Extracted data entries:
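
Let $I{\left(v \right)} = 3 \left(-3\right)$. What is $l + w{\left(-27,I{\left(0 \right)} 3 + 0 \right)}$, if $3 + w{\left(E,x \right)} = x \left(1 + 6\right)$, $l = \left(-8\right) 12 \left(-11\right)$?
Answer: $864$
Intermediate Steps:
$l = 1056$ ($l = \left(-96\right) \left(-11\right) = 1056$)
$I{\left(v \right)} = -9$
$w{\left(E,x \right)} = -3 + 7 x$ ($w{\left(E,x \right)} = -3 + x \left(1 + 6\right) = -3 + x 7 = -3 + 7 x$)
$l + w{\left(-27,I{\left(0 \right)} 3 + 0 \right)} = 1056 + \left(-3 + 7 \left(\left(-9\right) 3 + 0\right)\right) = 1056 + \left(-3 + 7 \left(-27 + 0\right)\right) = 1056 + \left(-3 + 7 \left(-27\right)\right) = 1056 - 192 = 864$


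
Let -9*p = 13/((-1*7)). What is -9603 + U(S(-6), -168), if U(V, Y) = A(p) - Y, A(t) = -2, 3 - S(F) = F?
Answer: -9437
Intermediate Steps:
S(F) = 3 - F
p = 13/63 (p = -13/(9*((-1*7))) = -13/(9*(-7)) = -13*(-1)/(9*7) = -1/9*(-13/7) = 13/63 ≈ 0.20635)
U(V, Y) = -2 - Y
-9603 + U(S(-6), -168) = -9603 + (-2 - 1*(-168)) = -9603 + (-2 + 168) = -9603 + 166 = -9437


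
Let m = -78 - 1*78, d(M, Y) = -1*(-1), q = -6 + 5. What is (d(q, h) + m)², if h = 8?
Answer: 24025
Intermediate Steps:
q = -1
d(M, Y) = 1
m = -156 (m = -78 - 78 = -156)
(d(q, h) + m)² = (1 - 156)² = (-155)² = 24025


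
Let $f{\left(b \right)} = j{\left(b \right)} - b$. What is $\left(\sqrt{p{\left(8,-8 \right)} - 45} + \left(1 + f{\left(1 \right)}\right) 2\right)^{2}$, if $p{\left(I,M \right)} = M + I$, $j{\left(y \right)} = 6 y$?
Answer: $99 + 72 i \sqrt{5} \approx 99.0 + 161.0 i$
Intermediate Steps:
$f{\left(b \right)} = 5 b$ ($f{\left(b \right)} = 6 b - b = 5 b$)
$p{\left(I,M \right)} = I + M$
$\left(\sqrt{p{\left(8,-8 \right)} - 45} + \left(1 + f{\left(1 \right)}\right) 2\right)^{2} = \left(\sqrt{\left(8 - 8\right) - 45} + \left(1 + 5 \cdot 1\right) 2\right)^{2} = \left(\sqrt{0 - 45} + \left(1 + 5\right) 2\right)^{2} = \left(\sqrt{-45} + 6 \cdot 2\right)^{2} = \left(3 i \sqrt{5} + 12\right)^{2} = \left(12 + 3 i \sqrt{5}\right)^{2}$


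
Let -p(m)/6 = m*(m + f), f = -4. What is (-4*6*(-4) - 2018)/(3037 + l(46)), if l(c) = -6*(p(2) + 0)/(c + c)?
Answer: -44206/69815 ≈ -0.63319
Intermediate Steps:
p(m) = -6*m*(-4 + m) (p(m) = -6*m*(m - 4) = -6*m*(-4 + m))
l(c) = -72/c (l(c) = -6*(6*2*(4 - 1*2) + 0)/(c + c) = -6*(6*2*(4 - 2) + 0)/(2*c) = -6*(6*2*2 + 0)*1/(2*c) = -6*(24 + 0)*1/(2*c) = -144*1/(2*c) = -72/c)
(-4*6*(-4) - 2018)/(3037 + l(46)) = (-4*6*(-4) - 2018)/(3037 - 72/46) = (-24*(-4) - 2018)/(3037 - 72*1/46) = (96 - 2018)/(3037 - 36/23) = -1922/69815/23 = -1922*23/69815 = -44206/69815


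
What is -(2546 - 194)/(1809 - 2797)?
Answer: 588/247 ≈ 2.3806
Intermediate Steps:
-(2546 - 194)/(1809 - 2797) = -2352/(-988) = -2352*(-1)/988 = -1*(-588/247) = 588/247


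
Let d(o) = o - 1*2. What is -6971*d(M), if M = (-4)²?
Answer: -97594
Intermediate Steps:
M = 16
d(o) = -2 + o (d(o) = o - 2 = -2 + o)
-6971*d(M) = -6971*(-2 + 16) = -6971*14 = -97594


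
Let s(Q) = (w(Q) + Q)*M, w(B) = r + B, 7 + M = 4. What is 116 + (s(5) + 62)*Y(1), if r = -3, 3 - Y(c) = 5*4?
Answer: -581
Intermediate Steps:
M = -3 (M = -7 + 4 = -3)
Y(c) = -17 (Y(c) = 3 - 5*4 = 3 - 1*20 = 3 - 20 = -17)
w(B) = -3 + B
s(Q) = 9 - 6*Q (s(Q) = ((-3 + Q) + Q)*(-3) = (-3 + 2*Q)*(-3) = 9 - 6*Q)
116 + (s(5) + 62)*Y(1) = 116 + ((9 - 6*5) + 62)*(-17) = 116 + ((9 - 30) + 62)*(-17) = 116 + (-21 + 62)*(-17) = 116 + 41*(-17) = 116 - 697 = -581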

◆ WHAT YOU ARE ASKED TO DO: The records above are to be repeated exactly, in their entirety.

◆ THE COMPLETED TASK:
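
Let $I{\left(v \right)} = 3 \left(-3\right)$. What is $l + w{\left(-27,I{\left(0 \right)} 3 + 0 \right)}$, if $3 + w{\left(E,x \right)} = x \left(1 + 6\right)$, $l = \left(-8\right) 12 \left(-11\right)$?
Answer: $864$
Intermediate Steps:
$l = 1056$ ($l = \left(-96\right) \left(-11\right) = 1056$)
$I{\left(v \right)} = -9$
$w{\left(E,x \right)} = -3 + 7 x$ ($w{\left(E,x \right)} = -3 + x \left(1 + 6\right) = -3 + x 7 = -3 + 7 x$)
$l + w{\left(-27,I{\left(0 \right)} 3 + 0 \right)} = 1056 + \left(-3 + 7 \left(\left(-9\right) 3 + 0\right)\right) = 1056 + \left(-3 + 7 \left(-27 + 0\right)\right) = 1056 + \left(-3 + 7 \left(-27\right)\right) = 1056 - 192 = 864$


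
Let -9*p = 13/((-1*7)). What is -9603 + U(S(-6), -168), if U(V, Y) = A(p) - Y, A(t) = -2, 3 - S(F) = F?
Answer: -9437
Intermediate Steps:
S(F) = 3 - F
p = 13/63 (p = -13/(9*((-1*7))) = -13/(9*(-7)) = -13*(-1)/(9*7) = -1/9*(-13/7) = 13/63 ≈ 0.20635)
U(V, Y) = -2 - Y
-9603 + U(S(-6), -168) = -9603 + (-2 - 1*(-168)) = -9603 + (-2 + 168) = -9603 + 166 = -9437


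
Let m = -78 - 1*78, d(M, Y) = -1*(-1), q = -6 + 5. What is (d(q, h) + m)², if h = 8?
Answer: 24025
Intermediate Steps:
q = -1
d(M, Y) = 1
m = -156 (m = -78 - 78 = -156)
(d(q, h) + m)² = (1 - 156)² = (-155)² = 24025


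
Let $f{\left(b \right)} = j{\left(b \right)} - b$. What is $\left(\sqrt{p{\left(8,-8 \right)} - 45} + \left(1 + f{\left(1 \right)}\right) 2\right)^{2}$, if $p{\left(I,M \right)} = M + I$, $j{\left(y \right)} = 6 y$?
Answer: $99 + 72 i \sqrt{5} \approx 99.0 + 161.0 i$
Intermediate Steps:
$f{\left(b \right)} = 5 b$ ($f{\left(b \right)} = 6 b - b = 5 b$)
$p{\left(I,M \right)} = I + M$
$\left(\sqrt{p{\left(8,-8 \right)} - 45} + \left(1 + f{\left(1 \right)}\right) 2\right)^{2} = \left(\sqrt{\left(8 - 8\right) - 45} + \left(1 + 5 \cdot 1\right) 2\right)^{2} = \left(\sqrt{0 - 45} + \left(1 + 5\right) 2\right)^{2} = \left(\sqrt{-45} + 6 \cdot 2\right)^{2} = \left(3 i \sqrt{5} + 12\right)^{2} = \left(12 + 3 i \sqrt{5}\right)^{2}$


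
Let -p(m)/6 = m*(m + f), f = -4. What is (-4*6*(-4) - 2018)/(3037 + l(46)), if l(c) = -6*(p(2) + 0)/(c + c)?
Answer: -44206/69815 ≈ -0.63319
Intermediate Steps:
p(m) = -6*m*(-4 + m) (p(m) = -6*m*(m - 4) = -6*m*(-4 + m))
l(c) = -72/c (l(c) = -6*(6*2*(4 - 1*2) + 0)/(c + c) = -6*(6*2*(4 - 2) + 0)/(2*c) = -6*(6*2*2 + 0)*1/(2*c) = -6*(24 + 0)*1/(2*c) = -144*1/(2*c) = -72/c)
(-4*6*(-4) - 2018)/(3037 + l(46)) = (-4*6*(-4) - 2018)/(3037 - 72/46) = (-24*(-4) - 2018)/(3037 - 72*1/46) = (96 - 2018)/(3037 - 36/23) = -1922/69815/23 = -1922*23/69815 = -44206/69815


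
What is -(2546 - 194)/(1809 - 2797)?
Answer: 588/247 ≈ 2.3806
Intermediate Steps:
-(2546 - 194)/(1809 - 2797) = -2352/(-988) = -2352*(-1)/988 = -1*(-588/247) = 588/247


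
Let d(o) = o - 1*2. What is -6971*d(M), if M = (-4)²?
Answer: -97594
Intermediate Steps:
M = 16
d(o) = -2 + o (d(o) = o - 2 = -2 + o)
-6971*d(M) = -6971*(-2 + 16) = -6971*14 = -97594


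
Let s(Q) = (w(Q) + Q)*M, w(B) = r + B, 7 + M = 4. What is 116 + (s(5) + 62)*Y(1), if r = -3, 3 - Y(c) = 5*4?
Answer: -581
Intermediate Steps:
M = -3 (M = -7 + 4 = -3)
Y(c) = -17 (Y(c) = 3 - 5*4 = 3 - 1*20 = 3 - 20 = -17)
w(B) = -3 + B
s(Q) = 9 - 6*Q (s(Q) = ((-3 + Q) + Q)*(-3) = (-3 + 2*Q)*(-3) = 9 - 6*Q)
116 + (s(5) + 62)*Y(1) = 116 + ((9 - 6*5) + 62)*(-17) = 116 + ((9 - 30) + 62)*(-17) = 116 + (-21 + 62)*(-17) = 116 + 41*(-17) = 116 - 697 = -581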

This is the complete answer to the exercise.